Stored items
▬▬▬▬▬▬▬▬▬▬
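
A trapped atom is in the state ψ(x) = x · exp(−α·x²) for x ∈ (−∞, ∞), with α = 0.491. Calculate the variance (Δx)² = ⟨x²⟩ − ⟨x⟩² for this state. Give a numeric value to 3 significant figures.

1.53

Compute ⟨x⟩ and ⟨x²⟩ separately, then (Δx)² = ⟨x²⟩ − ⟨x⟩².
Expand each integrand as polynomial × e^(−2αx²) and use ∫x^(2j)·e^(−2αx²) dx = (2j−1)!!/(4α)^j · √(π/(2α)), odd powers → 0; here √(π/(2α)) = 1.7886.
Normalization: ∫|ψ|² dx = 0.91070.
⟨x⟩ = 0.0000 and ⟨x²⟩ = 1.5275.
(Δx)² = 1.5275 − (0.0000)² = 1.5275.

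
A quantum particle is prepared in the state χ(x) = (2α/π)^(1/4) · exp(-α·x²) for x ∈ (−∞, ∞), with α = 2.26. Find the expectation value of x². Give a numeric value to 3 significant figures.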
▬▬▬▬▬▬▬▬▬▬
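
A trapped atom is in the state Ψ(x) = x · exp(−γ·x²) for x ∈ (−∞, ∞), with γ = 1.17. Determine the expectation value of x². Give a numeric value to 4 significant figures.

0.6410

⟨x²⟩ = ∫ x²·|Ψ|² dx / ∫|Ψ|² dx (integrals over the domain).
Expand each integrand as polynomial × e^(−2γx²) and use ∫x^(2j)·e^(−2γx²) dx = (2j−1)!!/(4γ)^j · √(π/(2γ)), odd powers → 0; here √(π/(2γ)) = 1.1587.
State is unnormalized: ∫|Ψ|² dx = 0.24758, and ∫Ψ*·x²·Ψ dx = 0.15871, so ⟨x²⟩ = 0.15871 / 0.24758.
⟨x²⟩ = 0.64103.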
▬▬▬▬▬▬▬▬▬▬
Return, unchanged, the run of lines above that opens with the line containing "x · exp(−α·x²)" and closes with the line containing "A quantum particle". Include both.

> **Worked solution**:
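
A trapped atom is in the state ψ(x) = x · exp(−α·x²) for x ∈ (−∞, ∞), with α = 0.491. Calculate the variance (Δx)² = ⟨x²⟩ − ⟨x⟩² for this state. Give a numeric value to 3 significant figures.

1.53

Compute ⟨x⟩ and ⟨x²⟩ separately, then (Δx)² = ⟨x²⟩ − ⟨x⟩².
Expand each integrand as polynomial × e^(−2αx²) and use ∫x^(2j)·e^(−2αx²) dx = (2j−1)!!/(4α)^j · √(π/(2α)), odd powers → 0; here √(π/(2α)) = 1.7886.
Normalization: ∫|ψ|² dx = 0.91070.
⟨x⟩ = 0.0000 and ⟨x²⟩ = 1.5275.
(Δx)² = 1.5275 − (0.0000)² = 1.5275.

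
A quantum particle is prepared in the state χ(x) = (2α/π)^(1/4) · exp(-α·x²) for x ∈ (−∞, ∞), with α = 2.26. Find the expectation value of x². Give a numeric value to 3 significant figures.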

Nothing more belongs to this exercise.